» EXERCISE PROMPT: Each line below must be written out exactly as shown.

=== MATERIALS PROVIDED ===

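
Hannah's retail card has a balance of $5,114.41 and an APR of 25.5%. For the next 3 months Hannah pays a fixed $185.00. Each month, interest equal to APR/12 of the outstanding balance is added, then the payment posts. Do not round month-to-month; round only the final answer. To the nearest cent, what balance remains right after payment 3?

$4,880.55

Monthly rate r = 25.5%/12 = 2.125% = 0.02125.
Each month: B ← B·(1+r) − $185.00.
Month 1: interest $108.68; balance after payment $5,038.09.
Month 2: interest $107.06; balance after payment $4,960.15.
Month 3: interest $105.40; balance after payment $4,880.55.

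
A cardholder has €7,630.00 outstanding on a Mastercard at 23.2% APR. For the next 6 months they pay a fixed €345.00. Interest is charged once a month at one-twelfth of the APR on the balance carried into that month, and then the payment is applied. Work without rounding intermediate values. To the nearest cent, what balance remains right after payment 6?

Monthly rate r = 23.2%/12 = 1.93333% = 0.0193333.
Each month: B ← B·(1+r) − €345.00.
Month 1: interest €147.51; balance after payment €7,432.51.
Month 2: interest €143.70; balance after payment €7,231.21.
Month 3: interest €139.80; balance after payment €7,026.01.
Month 4: interest €135.84; balance after payment €6,816.85.
Month 5: interest €131.79; balance after payment €6,603.64.
Month 6: interest €127.67; balance after payment €6,386.31.

€6,386.31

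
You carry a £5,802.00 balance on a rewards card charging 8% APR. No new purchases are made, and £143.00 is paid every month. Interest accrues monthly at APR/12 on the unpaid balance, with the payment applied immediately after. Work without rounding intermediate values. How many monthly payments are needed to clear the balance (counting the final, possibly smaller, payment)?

48 months

Monthly rate r = 8%/12 = 0.666667% = 0.00666667.
Recurrence: B ← B·(1+r) − £143.00.
Month 1: interest £38.68; balance after payment £5,697.68.
Month 2: interest £37.98; balance after payment £5,592.66.
Closed form: n = −ln(1 − rB₀/P)/ln(1+r) = −ln(0.72951)/ln(1.00667) ≈ 47.465, so the balance reaches zero during payment 48.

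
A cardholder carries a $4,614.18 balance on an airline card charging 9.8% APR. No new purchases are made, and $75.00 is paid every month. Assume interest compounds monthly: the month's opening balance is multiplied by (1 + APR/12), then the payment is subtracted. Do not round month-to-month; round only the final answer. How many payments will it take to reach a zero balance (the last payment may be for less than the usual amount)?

86 payments

Monthly rate r = 9.8%/12 = 0.816667% = 0.00816667.
Recurrence: B ← B·(1+r) − $75.00.
Month 1: interest $37.68; balance after payment $4,576.86.
Month 2: interest $37.38; balance after payment $4,539.24.
Closed form: n = −ln(1 − rB₀/P)/ln(1+r) = −ln(0.49757)/ln(1.00817) ≈ 85.821, so the balance reaches zero during payment 86.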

===

» RESPONSE BELOW:
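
Hannah's retail card has a balance of $5,114.41 and an APR of 25.5%. For the next 3 months Hannah pays a fixed $185.00. Each month, interest equal to APR/12 of the outstanding balance is added, then the payment posts. Do not round month-to-month; round only the final answer. To the nearest cent, what balance remains right after payment 3?

$4,880.55

Monthly rate r = 25.5%/12 = 2.125% = 0.02125.
Each month: B ← B·(1+r) − $185.00.
Month 1: interest $108.68; balance after payment $5,038.09.
Month 2: interest $107.06; balance after payment $4,960.15.
Month 3: interest $105.40; balance after payment $4,880.55.

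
A cardholder has €7,630.00 outstanding on a Mastercard at 23.2% APR. For the next 6 months they pay a fixed €345.00. Interest is charged once a month at one-twelfth of the APR on the balance carried into that month, and then the payment is applied. Work without rounding intermediate values. To the nearest cent, what balance remains right after payment 6?

Monthly rate r = 23.2%/12 = 1.93333% = 0.0193333.
Each month: B ← B·(1+r) − €345.00.
Month 1: interest €147.51; balance after payment €7,432.51.
Month 2: interest €143.70; balance after payment €7,231.21.
Month 3: interest €139.80; balance after payment €7,026.01.
Month 4: interest €135.84; balance after payment €6,816.85.
Month 5: interest €131.79; balance after payment €6,603.64.
Month 6: interest €127.67; balance after payment €6,386.31.

€6,386.31

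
You carry a £5,802.00 balance on a rewards card charging 8% APR. No new purchases are made, and £143.00 is paid every month. Interest accrues monthly at APR/12 on the unpaid balance, with the payment applied immediately after. Work without rounding intermediate values. How many monthly payments are needed to clear the balance (counting the final, possibly smaller, payment)?

48 months

Monthly rate r = 8%/12 = 0.666667% = 0.00666667.
Recurrence: B ← B·(1+r) − £143.00.
Month 1: interest £38.68; balance after payment £5,697.68.
Month 2: interest £37.98; balance after payment £5,592.66.
Closed form: n = −ln(1 − rB₀/P)/ln(1+r) = −ln(0.72951)/ln(1.00667) ≈ 47.465, so the balance reaches zero during payment 48.

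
A cardholder carries a $4,614.18 balance on an airline card charging 9.8% APR. No new purchases are made, and $75.00 is paid every month. Assume interest compounds monthly: the month's opening balance is multiplied by (1 + APR/12), then the payment is subtracted. Do not round month-to-month; round only the final answer. How many payments will it take to reach a zero balance (the last payment may be for less than the usual amount)?

86 payments

Monthly rate r = 9.8%/12 = 0.816667% = 0.00816667.
Recurrence: B ← B·(1+r) − $75.00.
Month 1: interest $37.68; balance after payment $4,576.86.
Month 2: interest $37.38; balance after payment $4,539.24.
Closed form: n = −ln(1 − rB₀/P)/ln(1+r) = −ln(0.49757)/ln(1.00817) ≈ 85.821, so the balance reaches zero during payment 86.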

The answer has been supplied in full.